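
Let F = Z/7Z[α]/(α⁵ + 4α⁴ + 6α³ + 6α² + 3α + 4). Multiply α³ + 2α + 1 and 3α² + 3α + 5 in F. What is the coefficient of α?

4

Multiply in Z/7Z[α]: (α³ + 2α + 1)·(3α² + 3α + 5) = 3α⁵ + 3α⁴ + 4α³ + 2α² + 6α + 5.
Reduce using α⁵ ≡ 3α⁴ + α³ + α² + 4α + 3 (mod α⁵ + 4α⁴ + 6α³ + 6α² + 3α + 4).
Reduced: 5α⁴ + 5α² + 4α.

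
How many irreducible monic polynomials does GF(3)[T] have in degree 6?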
--
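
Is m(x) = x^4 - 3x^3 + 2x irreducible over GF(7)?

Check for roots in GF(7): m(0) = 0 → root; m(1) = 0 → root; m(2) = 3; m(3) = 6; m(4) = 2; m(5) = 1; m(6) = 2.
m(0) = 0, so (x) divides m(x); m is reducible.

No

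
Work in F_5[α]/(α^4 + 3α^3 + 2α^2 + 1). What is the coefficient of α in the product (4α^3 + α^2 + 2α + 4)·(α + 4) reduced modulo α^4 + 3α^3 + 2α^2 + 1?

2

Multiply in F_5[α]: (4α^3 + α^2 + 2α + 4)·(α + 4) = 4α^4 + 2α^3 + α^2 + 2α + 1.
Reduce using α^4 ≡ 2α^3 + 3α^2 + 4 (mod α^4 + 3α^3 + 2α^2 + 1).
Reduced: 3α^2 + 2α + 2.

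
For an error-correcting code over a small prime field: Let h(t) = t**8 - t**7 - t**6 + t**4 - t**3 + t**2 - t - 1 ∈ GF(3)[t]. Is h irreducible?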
...
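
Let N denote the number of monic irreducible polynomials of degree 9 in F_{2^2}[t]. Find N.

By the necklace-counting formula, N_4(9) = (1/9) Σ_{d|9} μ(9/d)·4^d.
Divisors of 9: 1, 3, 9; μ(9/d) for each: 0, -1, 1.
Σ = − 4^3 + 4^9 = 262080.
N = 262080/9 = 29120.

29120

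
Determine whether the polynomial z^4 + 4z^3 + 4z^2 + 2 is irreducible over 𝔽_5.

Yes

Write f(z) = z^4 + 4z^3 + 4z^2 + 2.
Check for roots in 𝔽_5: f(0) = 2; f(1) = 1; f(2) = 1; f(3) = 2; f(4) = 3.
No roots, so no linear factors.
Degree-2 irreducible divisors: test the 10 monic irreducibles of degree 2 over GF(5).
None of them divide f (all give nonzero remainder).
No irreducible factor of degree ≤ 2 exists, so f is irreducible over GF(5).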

Exercise goal »
Copy the entries above exactly, but only from the line holding "Work in F_5[α]/(α^4" through the line holding "For an error-correcting", both included.

Completed exercise »
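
Work in F_5[α]/(α^4 + 3α^3 + 2α^2 + 1). What is the coefficient of α in the product (4α^3 + α^2 + 2α + 4)·(α + 4) reduced modulo α^4 + 3α^3 + 2α^2 + 1?

2

Multiply in F_5[α]: (4α^3 + α^2 + 2α + 4)·(α + 4) = 4α^4 + 2α^3 + α^2 + 2α + 1.
Reduce using α^4 ≡ 2α^3 + 3α^2 + 4 (mod α^4 + 3α^3 + 2α^2 + 1).
Reduced: 3α^2 + 2α + 2.

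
For an error-correcting code over a small prime field: Let h(t) = t**8 - t**7 - t**6 + t**4 - t**3 + t**2 - t - 1 ∈ GF(3)[t]. Is h irreducible?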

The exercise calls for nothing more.